** Opening Records to process block **

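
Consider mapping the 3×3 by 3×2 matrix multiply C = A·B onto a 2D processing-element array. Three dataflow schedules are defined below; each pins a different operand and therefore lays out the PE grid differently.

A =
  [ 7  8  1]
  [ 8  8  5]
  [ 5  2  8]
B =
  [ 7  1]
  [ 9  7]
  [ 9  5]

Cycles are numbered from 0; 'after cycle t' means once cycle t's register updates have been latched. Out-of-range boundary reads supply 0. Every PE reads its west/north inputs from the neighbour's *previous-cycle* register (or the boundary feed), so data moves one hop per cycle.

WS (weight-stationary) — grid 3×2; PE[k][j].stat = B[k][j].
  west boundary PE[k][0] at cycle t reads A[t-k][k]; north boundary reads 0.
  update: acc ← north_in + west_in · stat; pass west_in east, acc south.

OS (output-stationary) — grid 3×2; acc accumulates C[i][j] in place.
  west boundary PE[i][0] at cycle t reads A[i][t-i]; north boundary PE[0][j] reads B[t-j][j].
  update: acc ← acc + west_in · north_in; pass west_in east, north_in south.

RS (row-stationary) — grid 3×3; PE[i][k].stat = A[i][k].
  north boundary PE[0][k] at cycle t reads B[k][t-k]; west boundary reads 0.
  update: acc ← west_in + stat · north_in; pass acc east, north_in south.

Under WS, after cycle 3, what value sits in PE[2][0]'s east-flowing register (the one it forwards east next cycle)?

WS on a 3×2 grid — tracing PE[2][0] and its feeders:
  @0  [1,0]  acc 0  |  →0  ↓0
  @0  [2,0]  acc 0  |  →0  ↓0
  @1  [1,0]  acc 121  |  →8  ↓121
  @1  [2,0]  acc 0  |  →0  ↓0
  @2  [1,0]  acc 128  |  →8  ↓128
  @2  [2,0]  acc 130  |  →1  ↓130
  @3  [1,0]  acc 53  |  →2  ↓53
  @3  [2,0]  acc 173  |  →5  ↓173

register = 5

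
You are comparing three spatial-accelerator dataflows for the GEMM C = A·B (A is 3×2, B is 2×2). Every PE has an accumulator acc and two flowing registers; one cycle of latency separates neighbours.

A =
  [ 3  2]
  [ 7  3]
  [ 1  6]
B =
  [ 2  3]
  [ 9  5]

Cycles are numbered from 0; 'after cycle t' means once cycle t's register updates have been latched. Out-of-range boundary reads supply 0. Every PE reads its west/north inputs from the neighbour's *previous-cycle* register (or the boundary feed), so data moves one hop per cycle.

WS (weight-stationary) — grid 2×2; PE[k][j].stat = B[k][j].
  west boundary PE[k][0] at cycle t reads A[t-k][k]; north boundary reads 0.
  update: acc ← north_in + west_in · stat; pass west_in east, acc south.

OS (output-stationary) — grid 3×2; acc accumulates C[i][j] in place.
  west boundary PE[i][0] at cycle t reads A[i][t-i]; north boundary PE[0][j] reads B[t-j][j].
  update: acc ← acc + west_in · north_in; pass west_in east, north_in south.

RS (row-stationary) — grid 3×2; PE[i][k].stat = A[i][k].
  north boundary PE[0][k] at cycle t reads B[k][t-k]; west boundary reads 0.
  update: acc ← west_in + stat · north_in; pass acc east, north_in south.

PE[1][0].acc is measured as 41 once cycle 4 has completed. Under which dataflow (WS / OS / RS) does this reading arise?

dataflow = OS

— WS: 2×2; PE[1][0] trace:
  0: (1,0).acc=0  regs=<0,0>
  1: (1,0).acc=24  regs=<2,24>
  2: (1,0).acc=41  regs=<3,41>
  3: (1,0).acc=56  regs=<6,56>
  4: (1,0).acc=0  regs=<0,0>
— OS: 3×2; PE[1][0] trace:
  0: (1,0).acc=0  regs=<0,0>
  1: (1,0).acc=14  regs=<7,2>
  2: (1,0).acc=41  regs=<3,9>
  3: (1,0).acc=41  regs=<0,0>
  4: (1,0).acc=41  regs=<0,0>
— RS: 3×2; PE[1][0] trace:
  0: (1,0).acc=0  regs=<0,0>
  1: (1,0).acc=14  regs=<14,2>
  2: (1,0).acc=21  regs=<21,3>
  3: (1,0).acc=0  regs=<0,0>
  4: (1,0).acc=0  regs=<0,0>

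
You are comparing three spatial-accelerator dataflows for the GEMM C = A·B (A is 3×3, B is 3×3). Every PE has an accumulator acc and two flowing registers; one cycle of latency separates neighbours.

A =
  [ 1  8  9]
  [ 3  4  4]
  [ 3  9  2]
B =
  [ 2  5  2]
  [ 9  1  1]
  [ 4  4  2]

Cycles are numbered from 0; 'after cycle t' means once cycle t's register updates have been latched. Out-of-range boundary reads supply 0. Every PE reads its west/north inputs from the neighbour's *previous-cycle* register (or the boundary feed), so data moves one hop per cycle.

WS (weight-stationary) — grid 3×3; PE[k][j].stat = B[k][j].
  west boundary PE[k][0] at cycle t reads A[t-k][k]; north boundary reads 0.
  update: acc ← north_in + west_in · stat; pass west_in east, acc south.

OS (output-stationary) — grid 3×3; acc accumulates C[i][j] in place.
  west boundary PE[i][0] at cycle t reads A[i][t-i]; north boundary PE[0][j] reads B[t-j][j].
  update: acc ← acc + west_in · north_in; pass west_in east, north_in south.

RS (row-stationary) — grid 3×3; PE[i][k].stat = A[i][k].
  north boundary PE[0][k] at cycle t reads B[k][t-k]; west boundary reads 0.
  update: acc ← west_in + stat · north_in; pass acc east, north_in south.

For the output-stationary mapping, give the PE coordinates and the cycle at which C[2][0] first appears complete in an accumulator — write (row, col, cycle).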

** Closing Records to process block **
** Opening Records to process block **

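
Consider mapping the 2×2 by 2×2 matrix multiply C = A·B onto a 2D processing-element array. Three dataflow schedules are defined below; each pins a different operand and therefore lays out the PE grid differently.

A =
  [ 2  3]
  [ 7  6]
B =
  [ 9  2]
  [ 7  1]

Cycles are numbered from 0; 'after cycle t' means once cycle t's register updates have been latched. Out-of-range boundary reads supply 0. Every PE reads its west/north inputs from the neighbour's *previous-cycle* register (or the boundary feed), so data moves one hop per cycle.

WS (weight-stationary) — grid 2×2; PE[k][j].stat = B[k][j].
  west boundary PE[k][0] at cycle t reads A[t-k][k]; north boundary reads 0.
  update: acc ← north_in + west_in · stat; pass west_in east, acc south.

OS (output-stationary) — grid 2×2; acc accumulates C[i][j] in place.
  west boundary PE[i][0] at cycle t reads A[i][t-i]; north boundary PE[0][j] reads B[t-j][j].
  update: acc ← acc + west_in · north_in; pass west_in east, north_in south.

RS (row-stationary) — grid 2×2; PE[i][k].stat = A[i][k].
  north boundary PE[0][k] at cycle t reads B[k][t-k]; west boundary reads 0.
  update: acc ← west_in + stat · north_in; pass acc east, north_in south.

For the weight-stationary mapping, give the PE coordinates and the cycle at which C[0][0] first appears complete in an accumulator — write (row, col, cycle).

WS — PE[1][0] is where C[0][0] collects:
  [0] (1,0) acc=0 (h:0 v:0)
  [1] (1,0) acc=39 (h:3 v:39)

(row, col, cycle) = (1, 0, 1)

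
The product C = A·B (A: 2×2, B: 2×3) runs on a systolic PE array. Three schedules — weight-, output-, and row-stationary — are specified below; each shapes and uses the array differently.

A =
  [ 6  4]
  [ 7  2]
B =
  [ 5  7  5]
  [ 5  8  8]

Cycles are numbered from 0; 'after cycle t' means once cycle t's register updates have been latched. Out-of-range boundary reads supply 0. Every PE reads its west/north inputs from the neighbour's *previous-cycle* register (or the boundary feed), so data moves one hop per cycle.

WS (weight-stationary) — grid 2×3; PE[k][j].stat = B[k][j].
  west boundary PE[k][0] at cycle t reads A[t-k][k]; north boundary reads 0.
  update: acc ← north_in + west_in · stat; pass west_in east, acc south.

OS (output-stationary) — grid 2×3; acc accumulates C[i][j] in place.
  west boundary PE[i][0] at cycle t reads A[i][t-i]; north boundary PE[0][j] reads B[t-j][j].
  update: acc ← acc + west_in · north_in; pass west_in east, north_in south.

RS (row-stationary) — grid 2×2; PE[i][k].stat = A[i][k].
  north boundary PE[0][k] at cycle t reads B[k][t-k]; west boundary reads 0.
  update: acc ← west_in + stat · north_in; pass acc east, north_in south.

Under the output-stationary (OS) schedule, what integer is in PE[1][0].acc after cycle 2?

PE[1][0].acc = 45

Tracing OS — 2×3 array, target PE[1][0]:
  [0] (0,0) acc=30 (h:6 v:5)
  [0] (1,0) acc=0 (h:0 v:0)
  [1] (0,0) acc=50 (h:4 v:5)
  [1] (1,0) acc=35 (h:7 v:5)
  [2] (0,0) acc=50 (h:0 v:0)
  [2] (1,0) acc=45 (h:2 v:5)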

** Closing Records to process block **
** Opening Records to process block **

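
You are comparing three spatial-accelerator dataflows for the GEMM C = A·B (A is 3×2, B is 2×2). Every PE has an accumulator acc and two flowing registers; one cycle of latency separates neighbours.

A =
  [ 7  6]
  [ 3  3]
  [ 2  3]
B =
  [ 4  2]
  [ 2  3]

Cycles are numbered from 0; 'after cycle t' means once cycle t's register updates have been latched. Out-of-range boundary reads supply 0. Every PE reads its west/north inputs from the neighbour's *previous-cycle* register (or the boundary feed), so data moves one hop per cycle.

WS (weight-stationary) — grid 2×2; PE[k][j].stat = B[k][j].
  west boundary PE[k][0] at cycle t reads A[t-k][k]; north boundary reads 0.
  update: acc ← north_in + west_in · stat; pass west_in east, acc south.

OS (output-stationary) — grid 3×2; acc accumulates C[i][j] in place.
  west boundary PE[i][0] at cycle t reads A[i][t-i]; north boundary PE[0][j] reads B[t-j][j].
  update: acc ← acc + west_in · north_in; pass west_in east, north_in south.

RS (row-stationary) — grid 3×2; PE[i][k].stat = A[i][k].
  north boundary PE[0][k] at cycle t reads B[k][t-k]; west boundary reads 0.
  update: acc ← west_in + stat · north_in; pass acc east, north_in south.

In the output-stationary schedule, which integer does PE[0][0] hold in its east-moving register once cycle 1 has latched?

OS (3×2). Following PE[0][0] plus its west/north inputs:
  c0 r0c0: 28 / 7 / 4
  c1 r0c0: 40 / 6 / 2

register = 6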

** Closing Records to process block **

### Exercise description
Among the lines above, which ones include the word "below"? Copy them.

### Answer space
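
Consider mapping the 3×3 by 3×2 matrix multiply C = A·B onto a 2D processing-element array. Three dataflow schedules are defined below; each pins a different operand and therefore lays out the PE grid differently.
Consider mapping the 2×2 by 2×2 matrix multiply C = A·B onto a 2D processing-element array. Three dataflow schedules are defined below; each pins a different operand and therefore lays out the PE grid differently.
The product C = A·B (A: 2×2, B: 2×3) runs on a systolic PE array. Three schedules — weight-, output-, and row-stationary — are specified below; each shapes and uses the array differently.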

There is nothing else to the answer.